The entries are given below. Output each one unchanged.

(Saved data entries)
* * *

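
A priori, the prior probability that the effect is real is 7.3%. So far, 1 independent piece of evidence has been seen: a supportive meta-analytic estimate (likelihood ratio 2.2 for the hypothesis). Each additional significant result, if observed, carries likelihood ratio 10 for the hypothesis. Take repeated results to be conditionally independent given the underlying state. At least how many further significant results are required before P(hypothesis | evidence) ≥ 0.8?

2

Prior odds = 0.073/0.927 = 73/927.
Bayes factor of the evidence already in hand = 2.2.
Odds after that evidence = (73/927) × 2.2 = 803/4635.
Target odds = 0.8/0.2 = 4.
Need 10ⁿ ≥ 4 ÷ (803/4635) = 18540/803.
10¹ = 10 falls short of 18540/803 but 10² = 100 reaches it, so n = 2.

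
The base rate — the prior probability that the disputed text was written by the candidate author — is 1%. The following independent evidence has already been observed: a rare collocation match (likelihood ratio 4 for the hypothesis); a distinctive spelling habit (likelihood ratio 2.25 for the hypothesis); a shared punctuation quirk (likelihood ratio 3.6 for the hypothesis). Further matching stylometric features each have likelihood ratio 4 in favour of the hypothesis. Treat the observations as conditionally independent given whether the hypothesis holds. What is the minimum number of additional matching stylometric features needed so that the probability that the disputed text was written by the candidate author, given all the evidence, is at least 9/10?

Prior odds = 0.01/0.99 = 1/99.
Combined Bayes factor of the evidence already in hand = 4 × 2.25 × 3.6 = 32.4.
Odds after that evidence = (1/99) × 32.4 = 18/55.
Target odds = 0.9/0.1 = 9.
Need 4ⁿ ≥ 9 ÷ (18/55) = 27.5.
4² = 16 falls short of 27.5 but 4³ = 64 reaches it, so n = 3.

3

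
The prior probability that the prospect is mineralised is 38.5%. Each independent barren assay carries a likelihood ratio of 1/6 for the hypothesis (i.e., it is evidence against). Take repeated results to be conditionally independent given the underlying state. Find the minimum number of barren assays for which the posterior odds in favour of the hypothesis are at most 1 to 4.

1

Prior odds = 0.385/0.615 = 77/123.
Likelihood ratio per barren assay = 1/6.
Target odds = 0.25.
Require (1/6)ⁿ ≤ 0.25 ÷ (77/123) = 123/308.
(1/6)¹ = 1/6, which is already at or below the required 123/308; so n = 1.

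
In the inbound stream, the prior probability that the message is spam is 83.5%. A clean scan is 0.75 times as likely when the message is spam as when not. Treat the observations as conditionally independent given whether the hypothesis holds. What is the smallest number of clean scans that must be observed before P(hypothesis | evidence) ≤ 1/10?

14

Prior odds: 0.835 ÷ 0.165 = 167/33.
Likelihood ratio per clean scan = 0.75.
Target posterior odds = 0.1/0.9 = 1/9.
Need (167/33) × 0.75ⁿ ≤ 1/9, i.e. 0.75ⁿ ≤ 11/501.
0.75¹³ = 1594323/67108864 is still above 11/501 but 0.75¹⁴ = 4782969/268435456 is at or below it, so n = 14.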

* * *

- Written solution:
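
A priori, the prior probability that the effect is real is 7.3%. So far, 1 independent piece of evidence has been seen: a supportive meta-analytic estimate (likelihood ratio 2.2 for the hypothesis). Each additional significant result, if observed, carries likelihood ratio 10 for the hypothesis. Take repeated results to be conditionally independent given the underlying state. At least how many further significant results are required before P(hypothesis | evidence) ≥ 0.8?

2

Prior odds = 0.073/0.927 = 73/927.
Bayes factor of the evidence already in hand = 2.2.
Odds after that evidence = (73/927) × 2.2 = 803/4635.
Target odds = 0.8/0.2 = 4.
Need 10ⁿ ≥ 4 ÷ (803/4635) = 18540/803.
10¹ = 10 falls short of 18540/803 but 10² = 100 reaches it, so n = 2.

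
The base rate — the prior probability that the disputed text was written by the candidate author — is 1%. The following independent evidence has already been observed: a rare collocation match (likelihood ratio 4 for the hypothesis); a distinctive spelling habit (likelihood ratio 2.25 for the hypothesis); a shared punctuation quirk (likelihood ratio 3.6 for the hypothesis). Further matching stylometric features each have likelihood ratio 4 in favour of the hypothesis. Treat the observations as conditionally independent given whether the hypothesis holds. What is the minimum number of additional matching stylometric features needed so that the probability that the disputed text was written by the candidate author, given all the evidence, is at least 9/10?

Prior odds = 0.01/0.99 = 1/99.
Combined Bayes factor of the evidence already in hand = 4 × 2.25 × 3.6 = 32.4.
Odds after that evidence = (1/99) × 32.4 = 18/55.
Target odds = 0.9/0.1 = 9.
Need 4ⁿ ≥ 9 ÷ (18/55) = 27.5.
4² = 16 falls short of 27.5 but 4³ = 64 reaches it, so n = 3.

3

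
The prior probability that the prospect is mineralised is 38.5%. Each independent barren assay carries a likelihood ratio of 1/6 for the hypothesis (i.e., it is evidence against). Take repeated results to be conditionally independent given the underlying state. Find the minimum number of barren assays for which the posterior odds in favour of the hypothesis are at most 1 to 4.

1

Prior odds = 0.385/0.615 = 77/123.
Likelihood ratio per barren assay = 1/6.
Target odds = 0.25.
Require (1/6)ⁿ ≤ 0.25 ÷ (77/123) = 123/308.
(1/6)¹ = 1/6, which is already at or below the required 123/308; so n = 1.

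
In the inbound stream, the prior probability that the message is spam is 83.5%. A clean scan is 0.75 times as likely when the message is spam as when not. Treat the observations as conditionally independent given whether the hypothesis holds. What is the smallest number of clean scans that must be observed before P(hypothesis | evidence) ≤ 1/10?

14

Prior odds: 0.835 ÷ 0.165 = 167/33.
Likelihood ratio per clean scan = 0.75.
Target posterior odds = 0.1/0.9 = 1/9.
Need (167/33) × 0.75ⁿ ≤ 1/9, i.e. 0.75ⁿ ≤ 11/501.
0.75¹³ = 1594323/67108864 is still above 11/501 but 0.75¹⁴ = 4782969/268435456 is at or below it, so n = 14.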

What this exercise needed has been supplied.